Entries shown

Start of Block

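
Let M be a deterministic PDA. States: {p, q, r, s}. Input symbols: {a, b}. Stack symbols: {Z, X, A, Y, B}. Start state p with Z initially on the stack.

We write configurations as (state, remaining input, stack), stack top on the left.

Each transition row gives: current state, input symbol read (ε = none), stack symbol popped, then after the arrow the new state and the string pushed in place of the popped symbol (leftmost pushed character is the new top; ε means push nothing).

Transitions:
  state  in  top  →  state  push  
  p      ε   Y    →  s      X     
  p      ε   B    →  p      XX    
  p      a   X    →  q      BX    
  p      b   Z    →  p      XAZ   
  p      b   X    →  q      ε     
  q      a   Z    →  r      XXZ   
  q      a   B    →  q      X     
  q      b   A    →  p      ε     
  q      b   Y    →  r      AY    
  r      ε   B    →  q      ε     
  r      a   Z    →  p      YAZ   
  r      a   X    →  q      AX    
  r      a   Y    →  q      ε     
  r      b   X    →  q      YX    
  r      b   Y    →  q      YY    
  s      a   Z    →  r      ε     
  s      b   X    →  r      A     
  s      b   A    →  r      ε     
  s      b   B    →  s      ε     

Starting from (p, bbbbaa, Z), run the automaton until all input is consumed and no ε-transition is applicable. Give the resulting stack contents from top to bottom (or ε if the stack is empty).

XXAZ

(p, bbbbaa, Z)
  read b, top Z: go to p, push XAZ → (p, bbbaa, XAZ)
  read b, top X: go to q, push ε → (q, bbaa, AZ)
  read b, top A: go to p, push ε → (p, baa, Z)
  read b, top Z: go to p, push XAZ → (p, aa, XAZ)
  read a, top X: go to q, push BX → (q, a, BXAZ)
  read a, top B: go to q, push X → (q, ε, XXAZ)
All input consumed in state q with stack XXAZ.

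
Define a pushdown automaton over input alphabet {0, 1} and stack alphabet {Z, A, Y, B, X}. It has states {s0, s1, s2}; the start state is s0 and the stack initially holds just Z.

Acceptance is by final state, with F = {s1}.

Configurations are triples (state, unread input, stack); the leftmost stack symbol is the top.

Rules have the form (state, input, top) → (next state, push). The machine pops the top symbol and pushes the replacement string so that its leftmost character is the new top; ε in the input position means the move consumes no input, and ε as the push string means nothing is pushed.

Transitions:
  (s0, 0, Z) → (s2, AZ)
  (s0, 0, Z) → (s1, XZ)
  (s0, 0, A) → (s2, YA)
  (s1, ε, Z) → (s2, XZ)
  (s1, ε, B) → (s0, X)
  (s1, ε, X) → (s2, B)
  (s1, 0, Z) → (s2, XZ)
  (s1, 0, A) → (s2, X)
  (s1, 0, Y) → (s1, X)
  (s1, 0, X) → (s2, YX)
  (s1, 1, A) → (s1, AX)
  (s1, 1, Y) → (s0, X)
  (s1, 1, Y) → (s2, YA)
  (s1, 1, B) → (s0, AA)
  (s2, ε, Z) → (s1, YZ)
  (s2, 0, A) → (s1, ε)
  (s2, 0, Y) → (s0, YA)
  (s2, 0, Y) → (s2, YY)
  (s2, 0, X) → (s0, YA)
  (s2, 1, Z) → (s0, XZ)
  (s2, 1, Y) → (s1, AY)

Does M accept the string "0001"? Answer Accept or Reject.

One accepting computation: (s0, 0001, Z) ⊢ (s1, 001, XZ) ⊢ (s2, 01, YXZ) ⊢ (s2, 1, YYXZ) ⊢ (s1, ε, AYYXZ)
All input consumed and state s1 ∈ F.

Accept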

End of Block

How to complete this task
When a line above includes the word "character", please list that line.

Response box
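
Each transition row gives: current state, input symbol read (ε = none), stack symbol popped, then after the arrow the new state and the string pushed in place of the popped symbol (leftmost pushed character is the new top; ε means push nothing).
Rules have the form (state, input, top) → (next state, push). The machine pops the top symbol and pushes the replacement string so that its leftmost character is the new top; ε in the input position means the move consumes no input, and ε as the push string means nothing is pushed.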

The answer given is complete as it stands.